- Your goal -
The required output is the exact run of lines below that opens at the line with "Fernhollow: capacity 11, population 20" and closes at the line with "Juniper: capacity 5, population 10".

- Data to examine -
· · · ·

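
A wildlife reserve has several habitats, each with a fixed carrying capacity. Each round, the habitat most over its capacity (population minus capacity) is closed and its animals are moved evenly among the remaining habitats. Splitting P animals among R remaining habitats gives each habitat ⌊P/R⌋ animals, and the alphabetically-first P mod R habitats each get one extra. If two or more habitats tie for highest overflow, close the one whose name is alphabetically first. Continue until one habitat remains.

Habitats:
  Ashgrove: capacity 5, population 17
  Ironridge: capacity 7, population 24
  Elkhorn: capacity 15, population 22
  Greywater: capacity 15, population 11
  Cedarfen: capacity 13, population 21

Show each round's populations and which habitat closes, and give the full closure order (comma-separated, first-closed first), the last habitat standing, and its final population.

Closure order: Ironridge, Ashgrove, Cedarfen, Elkhorn
Last habitat: Greywater with 95 animals

Round 1: Ashgrove=17 Cedarfen=21 Elkhorn=22 Greywater=11 Ironridge=24 → close Ironridge (overflow 17)
  24÷4 = 6 each, +1 to first 0
Round 2: Ashgrove=23 Cedarfen=27 Elkhorn=28 Greywater=17 → close Ashgrove (overflow 18)
  23÷3 = 7 each, +1 to first 2
Round 3: Cedarfen=35 Elkhorn=36 Greywater=24 → close Cedarfen (overflow 22)
  35÷2 = 17 each, +1 to first 1
Round 4: Elkhorn=54 Greywater=41 → close Elkhorn (overflow 39)
  54÷1 = 54 each, +1 to first 0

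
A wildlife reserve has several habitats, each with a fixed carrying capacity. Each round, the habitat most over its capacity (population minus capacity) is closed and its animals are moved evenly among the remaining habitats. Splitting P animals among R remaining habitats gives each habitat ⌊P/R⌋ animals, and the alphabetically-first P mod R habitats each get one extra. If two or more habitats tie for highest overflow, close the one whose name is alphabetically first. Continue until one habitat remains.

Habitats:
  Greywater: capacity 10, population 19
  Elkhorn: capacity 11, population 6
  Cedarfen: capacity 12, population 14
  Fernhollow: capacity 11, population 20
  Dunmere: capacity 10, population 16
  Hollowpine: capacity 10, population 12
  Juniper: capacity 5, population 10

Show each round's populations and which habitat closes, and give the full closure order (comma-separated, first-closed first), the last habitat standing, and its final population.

Closure order: Fernhollow, Greywater, Dunmere, Cedarfen, Juniper, Hollowpine
Last habitat: Elkhorn with 97 animals

Round 1: Cedarfen=14 Dunmere=16 Elkhorn=6 Fernhollow=20 Greywater=19 Hollowpine=12 Juniper=10 → close Fernhollow (overflow 9)
  20÷6 = 3 each, +1 to first 2
Round 2: Cedarfen=18 Dunmere=20 Elkhorn=9 Greywater=22 Hollowpine=15 Juniper=13 → close Greywater (overflow 12)
  22÷5 = 4 each, +1 to first 2
Round 3: Cedarfen=23 Dunmere=25 Elkhorn=13 Hollowpine=19 Juniper=17 → close Dunmere (overflow 15)
  25÷4 = 6 each, +1 to first 1
Round 4: Cedarfen=30 Elkhorn=19 Hollowpine=25 Juniper=23 → close Cedarfen (overflow 18)
  30÷3 = 10 each, +1 to first 0
Round 5: Elkhorn=29 Hollowpine=35 Juniper=33 → close Juniper (overflow 28)
  33÷2 = 16 each, +1 to first 1
Round 6: Elkhorn=46 Hollowpine=51 → close Hollowpine (overflow 41)
  51÷1 = 51 each, +1 to first 0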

· · · ·

- Task answer -
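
  Fernhollow: capacity 11, population 20
  Dunmere: capacity 10, population 16
  Hollowpine: capacity 10, population 12
  Juniper: capacity 5, population 10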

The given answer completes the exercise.